**Task objective**
Give an exact copy of the data that follows.

--------------------

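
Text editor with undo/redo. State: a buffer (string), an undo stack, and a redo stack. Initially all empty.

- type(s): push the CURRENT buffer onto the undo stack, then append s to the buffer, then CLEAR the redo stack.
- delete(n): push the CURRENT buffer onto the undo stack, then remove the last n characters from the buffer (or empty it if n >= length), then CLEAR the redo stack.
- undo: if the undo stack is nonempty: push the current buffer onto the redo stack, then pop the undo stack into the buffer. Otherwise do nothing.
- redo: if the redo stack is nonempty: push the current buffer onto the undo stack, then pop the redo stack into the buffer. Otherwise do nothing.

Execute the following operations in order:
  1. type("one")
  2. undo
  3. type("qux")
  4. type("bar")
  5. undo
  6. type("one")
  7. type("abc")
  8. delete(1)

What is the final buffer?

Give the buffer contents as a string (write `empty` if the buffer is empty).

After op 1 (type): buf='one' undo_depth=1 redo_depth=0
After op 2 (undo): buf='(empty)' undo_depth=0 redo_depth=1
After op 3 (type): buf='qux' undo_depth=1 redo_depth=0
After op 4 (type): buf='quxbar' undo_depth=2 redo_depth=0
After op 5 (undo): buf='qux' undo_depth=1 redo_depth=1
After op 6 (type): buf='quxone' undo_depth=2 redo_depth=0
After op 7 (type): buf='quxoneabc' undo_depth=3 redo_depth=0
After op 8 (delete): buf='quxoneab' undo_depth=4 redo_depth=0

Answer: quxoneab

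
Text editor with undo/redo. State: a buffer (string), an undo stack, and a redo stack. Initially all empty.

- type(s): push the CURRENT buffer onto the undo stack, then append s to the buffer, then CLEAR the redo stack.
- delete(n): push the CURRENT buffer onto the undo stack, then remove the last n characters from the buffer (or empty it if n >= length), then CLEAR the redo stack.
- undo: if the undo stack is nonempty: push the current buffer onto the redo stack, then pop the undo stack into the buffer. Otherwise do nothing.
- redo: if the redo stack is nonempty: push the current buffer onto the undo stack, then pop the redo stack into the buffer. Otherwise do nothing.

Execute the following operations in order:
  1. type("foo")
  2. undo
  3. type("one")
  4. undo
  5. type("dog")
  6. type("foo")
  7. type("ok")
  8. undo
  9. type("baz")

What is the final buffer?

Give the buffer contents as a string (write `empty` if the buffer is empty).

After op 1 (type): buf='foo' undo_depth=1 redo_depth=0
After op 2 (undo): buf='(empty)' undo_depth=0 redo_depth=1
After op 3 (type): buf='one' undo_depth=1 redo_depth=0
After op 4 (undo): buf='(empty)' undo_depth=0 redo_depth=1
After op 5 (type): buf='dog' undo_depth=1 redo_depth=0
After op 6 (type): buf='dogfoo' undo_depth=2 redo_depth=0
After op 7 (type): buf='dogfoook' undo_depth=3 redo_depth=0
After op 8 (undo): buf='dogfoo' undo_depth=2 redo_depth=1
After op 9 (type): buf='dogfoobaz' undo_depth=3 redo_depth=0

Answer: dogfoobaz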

--------------------

**Solution for this exercise**
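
Text editor with undo/redo. State: a buffer (string), an undo stack, and a redo stack. Initially all empty.

- type(s): push the CURRENT buffer onto the undo stack, then append s to the buffer, then CLEAR the redo stack.
- delete(n): push the CURRENT buffer onto the undo stack, then remove the last n characters from the buffer (or empty it if n >= length), then CLEAR the redo stack.
- undo: if the undo stack is nonempty: push the current buffer onto the redo stack, then pop the undo stack into the buffer. Otherwise do nothing.
- redo: if the redo stack is nonempty: push the current buffer onto the undo stack, then pop the redo stack into the buffer. Otherwise do nothing.

Execute the following operations in order:
  1. type("one")
  2. undo
  3. type("qux")
  4. type("bar")
  5. undo
  6. type("one")
  7. type("abc")
  8. delete(1)

What is the final buffer?

Give the buffer contents as a string (write `empty` if the buffer is empty).

After op 1 (type): buf='one' undo_depth=1 redo_depth=0
After op 2 (undo): buf='(empty)' undo_depth=0 redo_depth=1
After op 3 (type): buf='qux' undo_depth=1 redo_depth=0
After op 4 (type): buf='quxbar' undo_depth=2 redo_depth=0
After op 5 (undo): buf='qux' undo_depth=1 redo_depth=1
After op 6 (type): buf='quxone' undo_depth=2 redo_depth=0
After op 7 (type): buf='quxoneabc' undo_depth=3 redo_depth=0
After op 8 (delete): buf='quxoneab' undo_depth=4 redo_depth=0

Answer: quxoneab

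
Text editor with undo/redo. State: a buffer (string), an undo stack, and a redo stack. Initially all empty.

- type(s): push the CURRENT buffer onto the undo stack, then append s to the buffer, then CLEAR the redo stack.
- delete(n): push the CURRENT buffer onto the undo stack, then remove the last n characters from the buffer (or empty it if n >= length), then CLEAR the redo stack.
- undo: if the undo stack is nonempty: push the current buffer onto the redo stack, then pop the undo stack into the buffer. Otherwise do nothing.
- redo: if the redo stack is nonempty: push the current buffer onto the undo stack, then pop the redo stack into the buffer. Otherwise do nothing.

Execute the following operations in order:
  1. type("foo")
  2. undo
  3. type("one")
  4. undo
  5. type("dog")
  6. type("foo")
  7. type("ok")
  8. undo
  9. type("baz")

What is the final buffer?

Give the buffer contents as a string (write `empty` if the buffer is empty).

After op 1 (type): buf='foo' undo_depth=1 redo_depth=0
After op 2 (undo): buf='(empty)' undo_depth=0 redo_depth=1
After op 3 (type): buf='one' undo_depth=1 redo_depth=0
After op 4 (undo): buf='(empty)' undo_depth=0 redo_depth=1
After op 5 (type): buf='dog' undo_depth=1 redo_depth=0
After op 6 (type): buf='dogfoo' undo_depth=2 redo_depth=0
After op 7 (type): buf='dogfoook' undo_depth=3 redo_depth=0
After op 8 (undo): buf='dogfoo' undo_depth=2 redo_depth=1
After op 9 (type): buf='dogfoobaz' undo_depth=3 redo_depth=0

Answer: dogfoobaz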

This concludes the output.